What is expected> Whenever a line in the data contains "visual", show that line.

Task material>
[Start of section]
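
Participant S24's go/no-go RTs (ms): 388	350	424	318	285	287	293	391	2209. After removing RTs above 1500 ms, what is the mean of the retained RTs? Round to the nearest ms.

Excluded: 2209
Retained (n=8): Σ = 2736
Mean = 2736/8 = 342.0000

342 ms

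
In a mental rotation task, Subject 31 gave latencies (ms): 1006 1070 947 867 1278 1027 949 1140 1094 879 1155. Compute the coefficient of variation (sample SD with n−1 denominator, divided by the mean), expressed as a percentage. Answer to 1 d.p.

n = 11, Σ = 11412, M = 1037.4545
Σ(x−M)² = 157718.727; s = √(157718.727/10) = 125.5861
CV = 125.5861 / 1037.4545 = 0.12105 = 12.105%

12.1%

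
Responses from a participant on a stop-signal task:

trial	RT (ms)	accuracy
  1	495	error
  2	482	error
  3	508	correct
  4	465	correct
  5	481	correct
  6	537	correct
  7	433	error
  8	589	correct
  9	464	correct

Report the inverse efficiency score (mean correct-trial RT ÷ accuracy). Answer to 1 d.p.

Correct trials (n=6): 508, 465, 481, 537, 589, 464
Mean correct RT = 3044/6 = 507.3333 ms
Proportion correct = 6/9
IES = 507.3333 / (6/9) = 761.000 ms

761.0 ms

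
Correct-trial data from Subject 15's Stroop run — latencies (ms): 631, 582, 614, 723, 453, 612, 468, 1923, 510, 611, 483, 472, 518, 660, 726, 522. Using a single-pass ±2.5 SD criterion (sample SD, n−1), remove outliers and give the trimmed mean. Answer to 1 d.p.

n = 16, ΣRT = 10508, M = 656.750
Σ(x−M)² = 1825165.00; s = √(1825165.00/15) = 348.823
Cutoffs: 656.750 ± 2.5·348.823 → [-215.3, 1528.8]
Outside: 1923 → excluded.
Retained (n=15): Σ = 8585, mean = 8585/15 = 572.333

572.3 ms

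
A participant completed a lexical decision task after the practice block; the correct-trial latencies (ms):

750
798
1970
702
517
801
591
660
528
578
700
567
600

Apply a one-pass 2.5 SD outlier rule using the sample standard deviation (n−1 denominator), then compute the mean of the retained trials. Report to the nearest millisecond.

n = 13, ΣRT = 9762, M = 750.923
Σ(x−M)² = 1720624.92; s = √(1720624.92/12) = 378.663
Cutoffs: 750.923 ± 2.5·378.663 → [-195.7, 1697.6]
Outside: 1970 → excluded.
Retained (n=12): Σ = 7792, mean = 7792/12 = 649.333

649 ms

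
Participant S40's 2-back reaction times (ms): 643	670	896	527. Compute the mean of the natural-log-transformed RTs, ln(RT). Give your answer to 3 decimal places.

6.510

ln(RT): 6.4661, 6.5073, 6.7979, 6.2672
Σ ln(RT) = 26.0386
Mean = 26.0386/4 = 6.50964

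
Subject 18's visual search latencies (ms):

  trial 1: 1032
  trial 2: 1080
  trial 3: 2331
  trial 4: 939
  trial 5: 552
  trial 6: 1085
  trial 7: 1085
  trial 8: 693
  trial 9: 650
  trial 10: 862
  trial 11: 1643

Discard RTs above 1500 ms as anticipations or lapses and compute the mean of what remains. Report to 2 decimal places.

Excluded: 1643, 2331
Retained (n=9): Σ = 7978
Mean = 7978/9 = 886.4444

886.44 ms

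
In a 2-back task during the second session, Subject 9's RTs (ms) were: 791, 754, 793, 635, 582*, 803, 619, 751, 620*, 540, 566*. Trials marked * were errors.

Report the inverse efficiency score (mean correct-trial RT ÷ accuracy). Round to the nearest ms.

977 ms

Correct trials (n=8): 791, 754, 793, 635, 803, 619, 751, 540
Mean correct RT = 5686/8 = 710.7500 ms
Proportion correct = 8/11
IES = 710.7500 / (8/11) = 977.281 ms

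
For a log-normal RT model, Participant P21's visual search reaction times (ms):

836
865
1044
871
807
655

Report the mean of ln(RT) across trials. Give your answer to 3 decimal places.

ln(RT): 6.7286, 6.7627, 6.9508, 6.7696, 6.6933, 6.4846
Σ ln(RT) = 40.3898
Mean = 40.3898/6 = 6.73163

6.732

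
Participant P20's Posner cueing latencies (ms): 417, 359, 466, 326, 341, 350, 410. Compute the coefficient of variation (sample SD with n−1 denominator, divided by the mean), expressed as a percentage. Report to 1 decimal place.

n = 7, Σ = 2669, M = 381.2857
Σ(x−M)² = 15431.429; s = √(15431.429/6) = 50.7140
CV = 50.7140 / 381.2857 = 0.13301 = 13.301%

13.3%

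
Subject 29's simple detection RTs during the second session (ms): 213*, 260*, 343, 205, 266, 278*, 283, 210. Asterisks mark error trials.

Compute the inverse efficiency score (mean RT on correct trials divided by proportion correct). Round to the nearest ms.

Correct trials (n=5): 343, 205, 266, 283, 210
Mean correct RT = 1307/5 = 261.4000 ms
Proportion correct = 5/8
IES = 261.4000 / (5/8) = 418.240 ms

418 ms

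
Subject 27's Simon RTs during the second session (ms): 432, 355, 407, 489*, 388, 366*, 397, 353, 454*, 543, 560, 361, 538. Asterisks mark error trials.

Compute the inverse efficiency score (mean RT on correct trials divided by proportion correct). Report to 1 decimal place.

563.4 ms

Correct trials (n=10): 432, 355, 407, 388, 397, 353, 543, 560, 361, 538
Mean correct RT = 4334/10 = 433.4000 ms
Proportion correct = 10/13
IES = 433.4000 / (10/13) = 563.420 ms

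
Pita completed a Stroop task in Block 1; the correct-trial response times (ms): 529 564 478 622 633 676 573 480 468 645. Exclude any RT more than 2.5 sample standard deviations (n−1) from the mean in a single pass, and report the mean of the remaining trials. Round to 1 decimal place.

n = 10, ΣRT = 5668, M = 566.800
Σ(x−M)² = 52125.60; s = √(52125.60/9) = 76.103
Cutoffs: 566.800 ± 2.5·76.103 → [376.5, 757.1]
No RTs fall outside the cutoffs; all 10 retained. Mean = 5668/10 = 566.800

566.8 ms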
[End of section]
Answer to this problem>
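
Subject 18's visual search latencies (ms):
For a log-normal RT model, Participant P21's visual search reaction times (ms):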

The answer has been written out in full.